- [PROBLEM STATEMENT]:
A copy is needed of each line in the records that has the word "Vertical".

- [RAW DATA]:
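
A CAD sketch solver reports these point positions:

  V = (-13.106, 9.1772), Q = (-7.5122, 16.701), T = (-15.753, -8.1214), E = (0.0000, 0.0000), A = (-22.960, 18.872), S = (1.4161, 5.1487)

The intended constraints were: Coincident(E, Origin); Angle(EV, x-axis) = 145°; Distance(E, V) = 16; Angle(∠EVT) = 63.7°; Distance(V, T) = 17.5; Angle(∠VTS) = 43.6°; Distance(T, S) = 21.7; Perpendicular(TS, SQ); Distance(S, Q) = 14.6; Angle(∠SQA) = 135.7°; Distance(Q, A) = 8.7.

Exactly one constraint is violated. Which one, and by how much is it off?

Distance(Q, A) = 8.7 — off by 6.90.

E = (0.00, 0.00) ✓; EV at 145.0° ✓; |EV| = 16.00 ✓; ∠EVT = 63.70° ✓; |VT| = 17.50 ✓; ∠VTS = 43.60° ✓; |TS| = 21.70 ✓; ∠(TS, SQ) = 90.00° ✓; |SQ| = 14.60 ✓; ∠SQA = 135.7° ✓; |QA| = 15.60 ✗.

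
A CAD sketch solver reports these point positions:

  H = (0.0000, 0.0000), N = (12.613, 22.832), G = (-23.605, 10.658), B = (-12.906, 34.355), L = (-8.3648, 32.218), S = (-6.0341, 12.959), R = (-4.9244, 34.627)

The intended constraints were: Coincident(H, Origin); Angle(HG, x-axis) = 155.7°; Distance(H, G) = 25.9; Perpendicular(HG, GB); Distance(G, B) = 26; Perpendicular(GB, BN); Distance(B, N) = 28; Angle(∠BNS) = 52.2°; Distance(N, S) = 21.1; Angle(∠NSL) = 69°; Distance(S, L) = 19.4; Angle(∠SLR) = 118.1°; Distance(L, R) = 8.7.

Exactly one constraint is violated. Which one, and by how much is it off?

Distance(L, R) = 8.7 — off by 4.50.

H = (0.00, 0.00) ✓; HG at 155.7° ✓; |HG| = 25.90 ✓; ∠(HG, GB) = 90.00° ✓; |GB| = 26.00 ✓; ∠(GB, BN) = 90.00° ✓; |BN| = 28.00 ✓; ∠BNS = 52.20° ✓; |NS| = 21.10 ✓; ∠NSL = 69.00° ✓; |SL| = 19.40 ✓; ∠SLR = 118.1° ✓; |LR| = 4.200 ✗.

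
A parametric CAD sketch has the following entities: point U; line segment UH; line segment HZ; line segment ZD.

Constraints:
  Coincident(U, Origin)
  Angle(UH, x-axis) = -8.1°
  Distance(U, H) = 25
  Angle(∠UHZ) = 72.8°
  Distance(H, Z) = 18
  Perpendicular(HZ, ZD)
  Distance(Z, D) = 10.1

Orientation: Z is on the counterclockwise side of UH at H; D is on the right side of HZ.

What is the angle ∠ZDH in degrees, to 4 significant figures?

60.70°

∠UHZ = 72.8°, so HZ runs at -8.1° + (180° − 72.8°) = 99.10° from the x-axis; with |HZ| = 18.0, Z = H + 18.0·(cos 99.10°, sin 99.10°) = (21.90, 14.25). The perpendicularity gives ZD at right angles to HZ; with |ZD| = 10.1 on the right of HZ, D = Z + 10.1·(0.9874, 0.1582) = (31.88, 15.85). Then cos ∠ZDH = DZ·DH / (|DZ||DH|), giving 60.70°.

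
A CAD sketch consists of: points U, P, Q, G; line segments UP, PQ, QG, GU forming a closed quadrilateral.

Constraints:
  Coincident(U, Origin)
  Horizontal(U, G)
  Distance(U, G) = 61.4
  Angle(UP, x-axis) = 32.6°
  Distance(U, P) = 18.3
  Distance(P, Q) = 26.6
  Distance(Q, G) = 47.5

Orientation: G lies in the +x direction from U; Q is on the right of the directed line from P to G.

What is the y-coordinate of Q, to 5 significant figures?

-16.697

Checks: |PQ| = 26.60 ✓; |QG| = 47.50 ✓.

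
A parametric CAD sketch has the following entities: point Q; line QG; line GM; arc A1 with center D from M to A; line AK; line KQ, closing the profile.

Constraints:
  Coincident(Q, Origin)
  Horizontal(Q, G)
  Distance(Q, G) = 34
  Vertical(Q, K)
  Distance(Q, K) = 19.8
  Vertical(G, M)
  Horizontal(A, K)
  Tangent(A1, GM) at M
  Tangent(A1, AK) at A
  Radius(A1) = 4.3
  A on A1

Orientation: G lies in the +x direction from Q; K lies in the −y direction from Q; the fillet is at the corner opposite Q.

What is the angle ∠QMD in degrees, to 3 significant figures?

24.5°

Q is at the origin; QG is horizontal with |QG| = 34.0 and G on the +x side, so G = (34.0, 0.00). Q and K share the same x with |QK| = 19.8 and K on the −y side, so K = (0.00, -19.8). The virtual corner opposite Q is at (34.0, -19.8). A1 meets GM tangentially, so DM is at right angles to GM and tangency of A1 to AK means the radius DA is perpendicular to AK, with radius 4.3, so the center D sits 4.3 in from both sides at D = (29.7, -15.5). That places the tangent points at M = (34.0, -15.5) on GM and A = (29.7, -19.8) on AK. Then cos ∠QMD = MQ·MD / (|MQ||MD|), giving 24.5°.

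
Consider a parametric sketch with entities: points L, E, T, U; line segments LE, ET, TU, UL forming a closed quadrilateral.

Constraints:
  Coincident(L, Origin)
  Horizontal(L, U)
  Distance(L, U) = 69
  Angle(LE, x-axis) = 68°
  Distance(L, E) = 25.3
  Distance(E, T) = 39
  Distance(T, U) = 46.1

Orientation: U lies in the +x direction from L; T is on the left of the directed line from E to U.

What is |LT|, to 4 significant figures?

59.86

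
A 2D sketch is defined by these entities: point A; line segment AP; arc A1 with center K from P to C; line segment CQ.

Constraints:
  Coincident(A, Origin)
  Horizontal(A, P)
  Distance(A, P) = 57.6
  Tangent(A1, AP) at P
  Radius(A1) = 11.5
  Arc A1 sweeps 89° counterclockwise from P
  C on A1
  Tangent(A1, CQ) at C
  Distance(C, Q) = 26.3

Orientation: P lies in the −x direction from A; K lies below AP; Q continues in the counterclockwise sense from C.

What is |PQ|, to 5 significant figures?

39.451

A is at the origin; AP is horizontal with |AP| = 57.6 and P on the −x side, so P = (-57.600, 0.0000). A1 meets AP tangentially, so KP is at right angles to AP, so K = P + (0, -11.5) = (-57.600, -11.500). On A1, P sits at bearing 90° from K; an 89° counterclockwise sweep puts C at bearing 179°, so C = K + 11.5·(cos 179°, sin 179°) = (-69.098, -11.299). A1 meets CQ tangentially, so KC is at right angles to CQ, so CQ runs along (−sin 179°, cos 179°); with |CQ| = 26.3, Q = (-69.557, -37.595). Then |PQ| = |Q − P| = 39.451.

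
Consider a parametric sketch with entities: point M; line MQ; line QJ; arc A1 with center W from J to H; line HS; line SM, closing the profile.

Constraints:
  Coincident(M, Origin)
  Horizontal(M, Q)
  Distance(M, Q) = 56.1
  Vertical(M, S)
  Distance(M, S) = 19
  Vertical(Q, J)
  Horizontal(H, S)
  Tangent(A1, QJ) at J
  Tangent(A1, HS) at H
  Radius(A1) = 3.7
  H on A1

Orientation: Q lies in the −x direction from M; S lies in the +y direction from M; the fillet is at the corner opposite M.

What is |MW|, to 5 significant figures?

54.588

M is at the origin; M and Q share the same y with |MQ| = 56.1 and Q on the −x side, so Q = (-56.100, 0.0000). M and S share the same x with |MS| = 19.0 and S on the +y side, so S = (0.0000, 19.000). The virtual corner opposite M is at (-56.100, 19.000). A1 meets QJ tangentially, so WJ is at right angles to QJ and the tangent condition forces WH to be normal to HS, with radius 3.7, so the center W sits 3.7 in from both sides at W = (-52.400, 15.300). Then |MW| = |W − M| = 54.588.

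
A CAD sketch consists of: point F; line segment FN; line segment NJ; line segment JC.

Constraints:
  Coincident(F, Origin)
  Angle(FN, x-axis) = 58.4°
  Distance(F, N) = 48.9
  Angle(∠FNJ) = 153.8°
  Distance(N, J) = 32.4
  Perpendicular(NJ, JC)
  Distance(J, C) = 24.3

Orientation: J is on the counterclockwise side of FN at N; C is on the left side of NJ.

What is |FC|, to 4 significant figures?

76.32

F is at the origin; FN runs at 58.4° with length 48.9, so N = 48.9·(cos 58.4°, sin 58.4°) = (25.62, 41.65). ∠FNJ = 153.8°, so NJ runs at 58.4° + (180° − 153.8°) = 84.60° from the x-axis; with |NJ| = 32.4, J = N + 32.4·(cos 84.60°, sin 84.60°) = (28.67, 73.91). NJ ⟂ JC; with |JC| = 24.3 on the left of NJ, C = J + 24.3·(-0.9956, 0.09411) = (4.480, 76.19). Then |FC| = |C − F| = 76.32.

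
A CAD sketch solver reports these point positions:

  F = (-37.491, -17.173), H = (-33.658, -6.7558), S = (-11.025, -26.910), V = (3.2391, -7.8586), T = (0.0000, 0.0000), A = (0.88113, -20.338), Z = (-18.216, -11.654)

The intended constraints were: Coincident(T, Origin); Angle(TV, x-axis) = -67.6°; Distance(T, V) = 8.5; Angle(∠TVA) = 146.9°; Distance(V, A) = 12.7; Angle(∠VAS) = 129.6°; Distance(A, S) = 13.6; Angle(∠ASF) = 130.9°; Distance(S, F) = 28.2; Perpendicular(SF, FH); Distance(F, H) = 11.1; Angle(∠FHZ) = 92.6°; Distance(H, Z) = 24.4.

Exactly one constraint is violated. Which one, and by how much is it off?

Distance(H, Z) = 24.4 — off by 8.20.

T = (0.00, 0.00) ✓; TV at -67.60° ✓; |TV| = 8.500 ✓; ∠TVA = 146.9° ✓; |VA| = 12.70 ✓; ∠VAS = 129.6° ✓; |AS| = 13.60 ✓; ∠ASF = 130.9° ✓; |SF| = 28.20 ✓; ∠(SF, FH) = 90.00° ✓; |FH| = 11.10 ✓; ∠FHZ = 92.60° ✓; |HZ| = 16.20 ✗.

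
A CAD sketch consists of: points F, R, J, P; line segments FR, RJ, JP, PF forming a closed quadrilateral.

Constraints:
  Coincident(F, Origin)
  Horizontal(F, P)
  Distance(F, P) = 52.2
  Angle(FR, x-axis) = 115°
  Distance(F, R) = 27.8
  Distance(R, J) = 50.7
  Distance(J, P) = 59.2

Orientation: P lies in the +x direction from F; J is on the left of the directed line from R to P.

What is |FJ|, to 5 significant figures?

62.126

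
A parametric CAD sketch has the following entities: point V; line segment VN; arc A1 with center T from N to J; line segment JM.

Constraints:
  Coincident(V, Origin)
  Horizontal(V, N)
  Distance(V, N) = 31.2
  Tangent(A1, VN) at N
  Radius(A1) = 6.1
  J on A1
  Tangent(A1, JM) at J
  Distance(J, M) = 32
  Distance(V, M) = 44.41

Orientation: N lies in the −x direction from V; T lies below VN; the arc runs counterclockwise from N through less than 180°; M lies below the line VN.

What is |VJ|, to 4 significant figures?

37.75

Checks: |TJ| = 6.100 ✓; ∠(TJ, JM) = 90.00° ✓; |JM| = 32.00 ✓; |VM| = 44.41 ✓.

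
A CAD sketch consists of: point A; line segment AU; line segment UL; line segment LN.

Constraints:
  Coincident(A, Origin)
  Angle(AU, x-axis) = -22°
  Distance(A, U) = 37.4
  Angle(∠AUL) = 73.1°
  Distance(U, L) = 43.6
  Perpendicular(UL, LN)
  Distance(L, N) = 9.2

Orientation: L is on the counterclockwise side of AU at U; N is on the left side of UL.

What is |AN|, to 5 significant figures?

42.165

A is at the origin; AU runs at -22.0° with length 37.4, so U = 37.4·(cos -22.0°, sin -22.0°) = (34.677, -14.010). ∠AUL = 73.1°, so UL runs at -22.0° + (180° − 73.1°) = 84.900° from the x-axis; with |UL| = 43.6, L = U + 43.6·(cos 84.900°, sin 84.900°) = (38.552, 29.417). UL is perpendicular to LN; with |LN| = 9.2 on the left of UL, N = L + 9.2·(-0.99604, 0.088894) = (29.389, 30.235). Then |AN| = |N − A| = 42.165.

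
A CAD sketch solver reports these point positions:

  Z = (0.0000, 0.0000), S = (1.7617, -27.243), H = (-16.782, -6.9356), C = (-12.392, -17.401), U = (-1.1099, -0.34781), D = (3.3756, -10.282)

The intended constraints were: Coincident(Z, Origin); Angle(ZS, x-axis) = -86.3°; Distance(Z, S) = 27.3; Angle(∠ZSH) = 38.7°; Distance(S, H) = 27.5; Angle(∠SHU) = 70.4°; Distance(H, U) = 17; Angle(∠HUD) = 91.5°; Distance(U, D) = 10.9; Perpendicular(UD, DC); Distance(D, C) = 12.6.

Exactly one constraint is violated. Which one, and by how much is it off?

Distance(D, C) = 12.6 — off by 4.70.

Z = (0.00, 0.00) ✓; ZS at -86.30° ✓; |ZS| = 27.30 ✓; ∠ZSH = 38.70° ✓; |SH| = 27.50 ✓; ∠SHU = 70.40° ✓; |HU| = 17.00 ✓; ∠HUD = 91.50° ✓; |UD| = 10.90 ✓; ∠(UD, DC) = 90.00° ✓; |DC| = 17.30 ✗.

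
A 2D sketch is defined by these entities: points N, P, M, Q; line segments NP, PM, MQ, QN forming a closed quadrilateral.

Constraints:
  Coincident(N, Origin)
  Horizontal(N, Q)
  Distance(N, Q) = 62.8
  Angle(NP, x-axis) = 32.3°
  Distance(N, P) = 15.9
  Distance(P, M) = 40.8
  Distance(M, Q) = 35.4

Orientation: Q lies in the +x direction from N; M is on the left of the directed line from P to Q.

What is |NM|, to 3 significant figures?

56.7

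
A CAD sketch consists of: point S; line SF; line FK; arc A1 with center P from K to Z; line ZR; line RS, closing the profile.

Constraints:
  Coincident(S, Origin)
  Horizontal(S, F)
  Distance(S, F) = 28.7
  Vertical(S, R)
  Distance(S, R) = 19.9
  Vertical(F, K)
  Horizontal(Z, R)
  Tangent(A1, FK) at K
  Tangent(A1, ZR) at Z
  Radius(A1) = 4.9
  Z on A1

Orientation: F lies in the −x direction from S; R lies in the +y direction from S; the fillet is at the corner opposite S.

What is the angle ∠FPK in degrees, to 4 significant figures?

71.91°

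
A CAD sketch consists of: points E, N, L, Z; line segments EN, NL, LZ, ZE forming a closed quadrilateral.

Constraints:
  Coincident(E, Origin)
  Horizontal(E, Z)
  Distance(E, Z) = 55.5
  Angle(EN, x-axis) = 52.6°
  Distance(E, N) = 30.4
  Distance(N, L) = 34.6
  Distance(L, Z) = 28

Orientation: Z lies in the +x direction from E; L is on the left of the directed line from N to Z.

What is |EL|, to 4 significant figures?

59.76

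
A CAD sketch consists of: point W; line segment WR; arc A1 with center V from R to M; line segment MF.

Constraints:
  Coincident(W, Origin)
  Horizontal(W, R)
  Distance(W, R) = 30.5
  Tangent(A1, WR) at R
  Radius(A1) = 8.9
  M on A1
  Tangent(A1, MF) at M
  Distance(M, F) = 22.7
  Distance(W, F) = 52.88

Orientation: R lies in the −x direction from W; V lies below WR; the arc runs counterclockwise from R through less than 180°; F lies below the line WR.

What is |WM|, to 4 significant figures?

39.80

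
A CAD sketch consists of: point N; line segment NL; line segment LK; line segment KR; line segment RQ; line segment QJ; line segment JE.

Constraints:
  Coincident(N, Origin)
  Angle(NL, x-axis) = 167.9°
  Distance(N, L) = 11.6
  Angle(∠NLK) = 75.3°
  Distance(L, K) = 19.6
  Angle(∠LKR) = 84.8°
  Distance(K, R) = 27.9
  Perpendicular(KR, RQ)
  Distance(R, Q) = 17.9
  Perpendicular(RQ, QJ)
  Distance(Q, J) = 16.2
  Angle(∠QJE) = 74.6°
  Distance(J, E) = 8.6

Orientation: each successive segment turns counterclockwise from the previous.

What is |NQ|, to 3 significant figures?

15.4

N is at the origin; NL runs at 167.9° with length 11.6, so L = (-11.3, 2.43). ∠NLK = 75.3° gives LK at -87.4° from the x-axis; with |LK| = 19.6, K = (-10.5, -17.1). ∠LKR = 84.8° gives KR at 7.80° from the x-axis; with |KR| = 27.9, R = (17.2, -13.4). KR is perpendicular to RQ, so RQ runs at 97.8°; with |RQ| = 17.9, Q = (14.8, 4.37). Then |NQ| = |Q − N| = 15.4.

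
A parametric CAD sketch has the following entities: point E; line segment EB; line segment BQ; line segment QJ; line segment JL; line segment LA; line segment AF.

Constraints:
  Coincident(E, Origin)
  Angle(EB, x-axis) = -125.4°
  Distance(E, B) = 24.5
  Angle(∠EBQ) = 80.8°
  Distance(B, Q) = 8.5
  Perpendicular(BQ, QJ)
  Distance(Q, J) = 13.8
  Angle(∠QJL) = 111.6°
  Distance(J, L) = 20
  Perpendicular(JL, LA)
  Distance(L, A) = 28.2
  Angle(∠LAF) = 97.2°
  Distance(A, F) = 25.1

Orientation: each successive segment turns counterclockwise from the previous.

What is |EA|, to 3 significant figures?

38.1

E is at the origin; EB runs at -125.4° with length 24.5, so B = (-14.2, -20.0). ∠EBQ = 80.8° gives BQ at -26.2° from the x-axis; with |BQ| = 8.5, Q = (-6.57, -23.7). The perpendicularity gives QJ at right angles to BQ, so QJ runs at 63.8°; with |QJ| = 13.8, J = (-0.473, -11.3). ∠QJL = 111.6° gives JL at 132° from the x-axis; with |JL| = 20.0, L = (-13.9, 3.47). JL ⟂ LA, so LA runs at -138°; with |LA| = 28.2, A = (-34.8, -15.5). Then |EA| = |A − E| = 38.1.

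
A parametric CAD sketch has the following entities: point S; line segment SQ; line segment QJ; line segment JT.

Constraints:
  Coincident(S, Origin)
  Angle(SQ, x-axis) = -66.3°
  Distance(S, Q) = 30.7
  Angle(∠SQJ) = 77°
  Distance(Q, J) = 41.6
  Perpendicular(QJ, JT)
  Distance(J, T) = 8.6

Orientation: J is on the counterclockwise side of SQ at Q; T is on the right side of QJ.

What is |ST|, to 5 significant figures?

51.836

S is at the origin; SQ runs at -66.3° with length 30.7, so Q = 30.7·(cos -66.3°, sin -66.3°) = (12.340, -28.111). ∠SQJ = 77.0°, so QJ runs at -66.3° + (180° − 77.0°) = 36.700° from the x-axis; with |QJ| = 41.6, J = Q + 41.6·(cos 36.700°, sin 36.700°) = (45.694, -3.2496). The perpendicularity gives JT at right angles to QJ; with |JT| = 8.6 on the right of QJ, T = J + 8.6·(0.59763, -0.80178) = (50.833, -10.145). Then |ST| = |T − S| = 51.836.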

- [SOLUTION TO THE EXERCISE]:
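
  Vertical(Q, K)
  Vertical(G, M)
  Vertical(M, S)
  Vertical(Q, J)
  Vertical(S, R)
  Vertical(F, K)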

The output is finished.